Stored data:
───

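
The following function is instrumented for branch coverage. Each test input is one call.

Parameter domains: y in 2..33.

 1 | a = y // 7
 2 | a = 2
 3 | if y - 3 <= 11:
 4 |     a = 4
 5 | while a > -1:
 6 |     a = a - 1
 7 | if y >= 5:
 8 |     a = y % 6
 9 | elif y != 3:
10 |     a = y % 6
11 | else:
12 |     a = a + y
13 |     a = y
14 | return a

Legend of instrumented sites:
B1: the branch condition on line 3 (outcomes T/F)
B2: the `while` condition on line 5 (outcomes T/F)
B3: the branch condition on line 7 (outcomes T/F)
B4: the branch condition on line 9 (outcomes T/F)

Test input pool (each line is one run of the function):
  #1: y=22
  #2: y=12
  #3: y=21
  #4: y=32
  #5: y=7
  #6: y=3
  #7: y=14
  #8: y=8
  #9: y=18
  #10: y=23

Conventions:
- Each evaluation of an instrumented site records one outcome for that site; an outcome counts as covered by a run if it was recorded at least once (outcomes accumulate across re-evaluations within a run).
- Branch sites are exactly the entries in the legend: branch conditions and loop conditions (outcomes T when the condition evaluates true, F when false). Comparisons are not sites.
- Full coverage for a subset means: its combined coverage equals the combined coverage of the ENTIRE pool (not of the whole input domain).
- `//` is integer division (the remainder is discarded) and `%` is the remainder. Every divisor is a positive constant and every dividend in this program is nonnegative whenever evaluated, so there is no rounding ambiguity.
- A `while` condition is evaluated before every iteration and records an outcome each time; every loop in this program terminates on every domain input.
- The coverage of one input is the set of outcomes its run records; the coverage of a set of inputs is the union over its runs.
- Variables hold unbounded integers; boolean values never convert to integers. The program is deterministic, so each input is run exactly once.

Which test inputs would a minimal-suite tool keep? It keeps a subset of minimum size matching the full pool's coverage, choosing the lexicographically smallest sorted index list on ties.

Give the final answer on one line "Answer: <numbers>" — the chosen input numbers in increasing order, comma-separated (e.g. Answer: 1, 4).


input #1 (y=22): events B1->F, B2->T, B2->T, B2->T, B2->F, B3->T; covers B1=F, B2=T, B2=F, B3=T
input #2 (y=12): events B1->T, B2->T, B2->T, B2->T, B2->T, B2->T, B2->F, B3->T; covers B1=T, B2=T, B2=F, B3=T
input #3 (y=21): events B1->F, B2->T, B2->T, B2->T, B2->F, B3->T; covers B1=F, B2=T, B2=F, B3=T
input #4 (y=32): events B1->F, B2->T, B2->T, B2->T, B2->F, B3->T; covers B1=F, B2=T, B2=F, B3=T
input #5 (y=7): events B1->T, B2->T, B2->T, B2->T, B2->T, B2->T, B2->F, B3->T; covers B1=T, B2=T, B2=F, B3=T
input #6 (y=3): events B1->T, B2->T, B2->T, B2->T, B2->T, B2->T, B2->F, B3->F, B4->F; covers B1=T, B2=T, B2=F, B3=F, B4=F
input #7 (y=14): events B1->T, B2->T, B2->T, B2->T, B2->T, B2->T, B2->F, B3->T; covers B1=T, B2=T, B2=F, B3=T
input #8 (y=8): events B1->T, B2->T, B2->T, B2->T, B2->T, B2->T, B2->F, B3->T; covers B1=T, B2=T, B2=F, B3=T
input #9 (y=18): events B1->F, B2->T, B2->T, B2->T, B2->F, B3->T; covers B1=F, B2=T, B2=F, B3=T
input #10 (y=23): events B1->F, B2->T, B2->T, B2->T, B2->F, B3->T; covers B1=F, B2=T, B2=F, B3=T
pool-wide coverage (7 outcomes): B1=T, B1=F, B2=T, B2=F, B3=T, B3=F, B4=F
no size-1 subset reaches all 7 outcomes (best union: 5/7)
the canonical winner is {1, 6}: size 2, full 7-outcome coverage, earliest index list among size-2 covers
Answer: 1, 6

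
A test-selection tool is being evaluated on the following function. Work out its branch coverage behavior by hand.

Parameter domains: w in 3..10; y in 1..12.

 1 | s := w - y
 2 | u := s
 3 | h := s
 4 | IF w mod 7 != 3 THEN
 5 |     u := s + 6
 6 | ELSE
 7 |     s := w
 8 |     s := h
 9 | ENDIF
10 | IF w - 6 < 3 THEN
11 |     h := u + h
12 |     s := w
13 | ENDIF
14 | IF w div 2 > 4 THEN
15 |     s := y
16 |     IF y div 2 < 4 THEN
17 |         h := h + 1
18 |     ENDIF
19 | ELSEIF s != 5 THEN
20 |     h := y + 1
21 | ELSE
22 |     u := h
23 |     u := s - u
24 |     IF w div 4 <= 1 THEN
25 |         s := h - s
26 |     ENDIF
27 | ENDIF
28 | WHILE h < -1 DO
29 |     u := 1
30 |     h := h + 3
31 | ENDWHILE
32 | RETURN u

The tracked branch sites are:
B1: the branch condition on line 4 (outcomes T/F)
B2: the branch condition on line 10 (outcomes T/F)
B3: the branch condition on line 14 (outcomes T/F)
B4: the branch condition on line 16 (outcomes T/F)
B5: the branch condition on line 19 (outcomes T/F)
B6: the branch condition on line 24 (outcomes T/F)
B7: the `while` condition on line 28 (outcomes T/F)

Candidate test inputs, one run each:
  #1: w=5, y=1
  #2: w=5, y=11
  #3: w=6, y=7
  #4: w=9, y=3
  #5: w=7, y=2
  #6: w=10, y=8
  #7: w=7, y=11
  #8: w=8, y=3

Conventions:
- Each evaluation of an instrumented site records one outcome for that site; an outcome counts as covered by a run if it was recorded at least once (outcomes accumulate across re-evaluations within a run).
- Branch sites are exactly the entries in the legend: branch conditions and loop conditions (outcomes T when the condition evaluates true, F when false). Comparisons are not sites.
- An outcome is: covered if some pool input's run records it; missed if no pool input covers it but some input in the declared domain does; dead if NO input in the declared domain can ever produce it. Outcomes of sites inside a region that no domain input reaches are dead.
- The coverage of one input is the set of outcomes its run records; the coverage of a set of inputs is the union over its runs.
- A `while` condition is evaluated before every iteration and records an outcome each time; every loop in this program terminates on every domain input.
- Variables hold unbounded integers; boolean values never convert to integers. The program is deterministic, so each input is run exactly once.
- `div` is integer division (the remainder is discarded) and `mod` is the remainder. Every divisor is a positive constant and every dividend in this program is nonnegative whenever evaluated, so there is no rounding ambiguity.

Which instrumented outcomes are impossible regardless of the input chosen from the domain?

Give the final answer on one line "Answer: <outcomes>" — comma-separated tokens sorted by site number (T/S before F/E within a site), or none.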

───

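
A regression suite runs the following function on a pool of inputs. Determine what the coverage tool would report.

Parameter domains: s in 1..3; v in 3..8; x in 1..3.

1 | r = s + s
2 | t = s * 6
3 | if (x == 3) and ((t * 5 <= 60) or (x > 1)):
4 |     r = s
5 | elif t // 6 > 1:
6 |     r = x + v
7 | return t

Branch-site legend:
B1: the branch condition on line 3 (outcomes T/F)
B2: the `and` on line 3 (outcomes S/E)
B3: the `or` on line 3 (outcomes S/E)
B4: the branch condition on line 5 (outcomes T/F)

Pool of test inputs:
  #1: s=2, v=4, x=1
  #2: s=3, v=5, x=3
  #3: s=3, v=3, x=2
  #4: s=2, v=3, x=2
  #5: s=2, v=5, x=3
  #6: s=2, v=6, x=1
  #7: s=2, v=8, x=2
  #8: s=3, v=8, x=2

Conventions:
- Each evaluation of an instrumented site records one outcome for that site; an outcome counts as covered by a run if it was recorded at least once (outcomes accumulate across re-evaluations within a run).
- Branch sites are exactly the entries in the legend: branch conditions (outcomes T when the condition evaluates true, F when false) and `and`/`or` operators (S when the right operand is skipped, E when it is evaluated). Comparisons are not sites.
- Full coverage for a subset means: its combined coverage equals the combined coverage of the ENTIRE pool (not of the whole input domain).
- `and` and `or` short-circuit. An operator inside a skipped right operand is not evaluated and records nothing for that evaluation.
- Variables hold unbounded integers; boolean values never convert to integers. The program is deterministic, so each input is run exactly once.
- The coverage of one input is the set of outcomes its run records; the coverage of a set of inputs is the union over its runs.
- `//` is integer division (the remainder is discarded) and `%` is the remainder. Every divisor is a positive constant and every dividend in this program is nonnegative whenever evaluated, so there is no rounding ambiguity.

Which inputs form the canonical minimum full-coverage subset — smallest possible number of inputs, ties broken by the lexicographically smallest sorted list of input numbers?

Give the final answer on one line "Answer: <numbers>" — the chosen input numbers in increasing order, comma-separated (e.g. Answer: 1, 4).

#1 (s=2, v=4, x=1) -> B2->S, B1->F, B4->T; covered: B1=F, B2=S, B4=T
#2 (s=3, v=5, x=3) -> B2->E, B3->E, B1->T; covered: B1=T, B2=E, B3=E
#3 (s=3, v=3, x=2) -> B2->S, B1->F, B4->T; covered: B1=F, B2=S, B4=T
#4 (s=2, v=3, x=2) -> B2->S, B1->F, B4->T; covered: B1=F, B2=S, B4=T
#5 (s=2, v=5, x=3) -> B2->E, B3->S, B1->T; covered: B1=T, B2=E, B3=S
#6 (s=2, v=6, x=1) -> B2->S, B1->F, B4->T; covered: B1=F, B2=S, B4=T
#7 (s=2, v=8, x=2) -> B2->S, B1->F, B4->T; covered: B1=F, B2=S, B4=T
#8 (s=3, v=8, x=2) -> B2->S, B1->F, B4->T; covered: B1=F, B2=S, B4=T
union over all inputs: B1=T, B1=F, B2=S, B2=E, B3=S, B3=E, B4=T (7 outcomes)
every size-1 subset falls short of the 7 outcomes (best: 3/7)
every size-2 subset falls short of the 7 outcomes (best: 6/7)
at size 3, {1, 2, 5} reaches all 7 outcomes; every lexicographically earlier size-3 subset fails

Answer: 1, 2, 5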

───

**WORK ITEM**
All lines with the string "ENDIF" must be copied from the data.

**ANSWER AREA**
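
 9 | ENDIF
13 | ENDIF
18 |     ENDIF
26 |     ENDIF
27 | ENDIF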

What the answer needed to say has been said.